Check each line of the material below, and copy it if it holds the string "leftmost".

* * * * *

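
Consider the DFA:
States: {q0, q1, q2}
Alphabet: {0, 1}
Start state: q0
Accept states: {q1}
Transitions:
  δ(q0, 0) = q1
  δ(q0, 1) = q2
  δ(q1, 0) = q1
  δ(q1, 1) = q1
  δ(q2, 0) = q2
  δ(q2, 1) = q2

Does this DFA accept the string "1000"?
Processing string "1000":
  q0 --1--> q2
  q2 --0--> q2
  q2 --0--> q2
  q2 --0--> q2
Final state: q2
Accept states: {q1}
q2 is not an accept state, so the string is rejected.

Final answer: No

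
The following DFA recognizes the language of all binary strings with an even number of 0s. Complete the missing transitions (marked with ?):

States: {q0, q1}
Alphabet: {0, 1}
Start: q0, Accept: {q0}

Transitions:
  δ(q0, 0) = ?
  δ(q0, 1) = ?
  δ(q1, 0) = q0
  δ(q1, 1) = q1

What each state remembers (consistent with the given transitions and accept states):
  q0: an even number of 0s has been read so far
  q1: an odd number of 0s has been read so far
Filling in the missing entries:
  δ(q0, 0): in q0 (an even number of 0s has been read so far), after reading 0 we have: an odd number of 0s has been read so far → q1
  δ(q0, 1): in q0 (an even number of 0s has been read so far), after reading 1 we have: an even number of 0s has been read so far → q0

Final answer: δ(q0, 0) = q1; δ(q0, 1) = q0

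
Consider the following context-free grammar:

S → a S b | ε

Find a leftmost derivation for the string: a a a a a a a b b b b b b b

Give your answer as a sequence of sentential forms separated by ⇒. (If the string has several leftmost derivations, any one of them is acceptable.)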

* * * * *

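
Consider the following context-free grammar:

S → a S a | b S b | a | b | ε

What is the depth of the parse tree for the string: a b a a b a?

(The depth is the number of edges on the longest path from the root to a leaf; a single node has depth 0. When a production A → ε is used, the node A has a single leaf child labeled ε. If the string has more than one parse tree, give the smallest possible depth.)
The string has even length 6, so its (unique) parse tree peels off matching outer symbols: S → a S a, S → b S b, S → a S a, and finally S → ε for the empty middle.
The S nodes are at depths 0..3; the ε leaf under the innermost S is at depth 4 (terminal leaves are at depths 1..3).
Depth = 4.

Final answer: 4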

* * * * *

_ANSWER FOR THIS EXERCISE_.
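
Find a leftmost derivation for the string: a a a a a a a b b b b b b b
Give your answer as a sequence of sentential forms separated by ⇒. (If the string has several leftmost derivations, any one of them is acceptable.)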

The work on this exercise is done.